▸ **Task to carry out**
Your answer should contain every line of the records, transcribed word for word.

▸ **Data listing**
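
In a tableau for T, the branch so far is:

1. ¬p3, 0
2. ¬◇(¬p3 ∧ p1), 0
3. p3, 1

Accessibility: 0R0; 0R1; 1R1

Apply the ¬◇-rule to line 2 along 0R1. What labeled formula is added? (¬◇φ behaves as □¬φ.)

¬◇φ behaves as □¬φ: propagate the negated body to each accessible world.

¬(¬p3 ∧ p1), 1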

▸ **Response for this exercise**
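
In a tableau for T, the branch so far is:

1. ¬p3, 0
2. ¬◇(¬p3 ∧ p1), 0
3. p3, 1

Accessibility: 0R0; 0R1; 1R1

Apply the ¬◇-rule to line 2 along 0R1. What labeled formula is added? (¬◇φ behaves as □¬φ.)

¬◇φ behaves as □¬φ: propagate the negated body to each accessible world.

¬(¬p3 ∧ p1), 1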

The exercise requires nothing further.